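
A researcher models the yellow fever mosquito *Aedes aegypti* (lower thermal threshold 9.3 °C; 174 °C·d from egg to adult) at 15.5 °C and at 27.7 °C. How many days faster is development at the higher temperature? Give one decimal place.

18.6 days

At 15.5 °C: 174 / (15.5 − 9.3) = 174 / 6.2 = 28.065 d.
At 27.7 °C: 174 / (27.7 − 9.3) = 174 / 18.4 = 9.457 d.
Difference = |28.065 − 9.457| = 18.608 ≈ 18.6 days.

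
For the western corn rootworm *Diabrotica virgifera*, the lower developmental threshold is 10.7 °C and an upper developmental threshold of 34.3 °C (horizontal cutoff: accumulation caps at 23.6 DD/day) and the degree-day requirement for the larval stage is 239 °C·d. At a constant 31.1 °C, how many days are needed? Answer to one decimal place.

Daily accumulation = 31.1 − 10.7 = 20.4 DD/day.
Duration = 239 / 20.4 = 11.716 ≈ 11.7 days.

11.7 days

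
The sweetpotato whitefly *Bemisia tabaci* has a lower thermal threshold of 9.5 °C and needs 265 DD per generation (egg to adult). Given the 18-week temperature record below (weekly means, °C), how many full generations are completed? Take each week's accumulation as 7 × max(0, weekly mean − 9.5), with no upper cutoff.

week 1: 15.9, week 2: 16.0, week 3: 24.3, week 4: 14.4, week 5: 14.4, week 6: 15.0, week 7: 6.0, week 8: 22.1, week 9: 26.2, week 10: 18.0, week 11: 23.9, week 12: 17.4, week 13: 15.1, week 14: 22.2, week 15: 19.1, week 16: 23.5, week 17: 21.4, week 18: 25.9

Weekly DD (7 × max(0, T̄ − 9.5)): 44.8, 45.5, 103.6, 34.3, 34.3, 38.5, 0.0, 88.2, 116.9, 59.5, 100.8, 55.3, 39.2, 88.9, 67.2, 98.0, 83.3, 114.8.
Season total = 1213.1 DD.
Complete generations = ⌊1213.1 / 265⌋ = 4.

4 generations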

→ Exercise requirements
Copy each entry above exactly, character for character.

→ Response
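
A researcher models the yellow fever mosquito *Aedes aegypti* (lower thermal threshold 9.3 °C; 174 °C·d from egg to adult) at 15.5 °C and at 27.7 °C. How many days faster is development at the higher temperature? Give one decimal place.

18.6 days

At 15.5 °C: 174 / (15.5 − 9.3) = 174 / 6.2 = 28.065 d.
At 27.7 °C: 174 / (27.7 − 9.3) = 174 / 18.4 = 9.457 d.
Difference = |28.065 − 9.457| = 18.608 ≈ 18.6 days.

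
For the western corn rootworm *Diabrotica virgifera*, the lower developmental threshold is 10.7 °C and an upper developmental threshold of 34.3 °C (horizontal cutoff: accumulation caps at 23.6 DD/day) and the degree-day requirement for the larval stage is 239 °C·d. At a constant 31.1 °C, how many days are needed? Answer to one decimal place.

Daily accumulation = 31.1 − 10.7 = 20.4 DD/day.
Duration = 239 / 20.4 = 11.716 ≈ 11.7 days.

11.7 days

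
The sweetpotato whitefly *Bemisia tabaci* has a lower thermal threshold of 9.5 °C and needs 265 DD per generation (egg to adult). Given the 18-week temperature record below (weekly means, °C), how many full generations are completed? Take each week's accumulation as 7 × max(0, weekly mean − 9.5), with no upper cutoff.

week 1: 15.9, week 2: 16.0, week 3: 24.3, week 4: 14.4, week 5: 14.4, week 6: 15.0, week 7: 6.0, week 8: 22.1, week 9: 26.2, week 10: 18.0, week 11: 23.9, week 12: 17.4, week 13: 15.1, week 14: 22.2, week 15: 19.1, week 16: 23.5, week 17: 21.4, week 18: 25.9

Weekly DD (7 × max(0, T̄ − 9.5)): 44.8, 45.5, 103.6, 34.3, 34.3, 38.5, 0.0, 88.2, 116.9, 59.5, 100.8, 55.3, 39.2, 88.9, 67.2, 98.0, 83.3, 114.8.
Season total = 1213.1 DD.
Complete generations = ⌊1213.1 / 265⌋ = 4.

4 generations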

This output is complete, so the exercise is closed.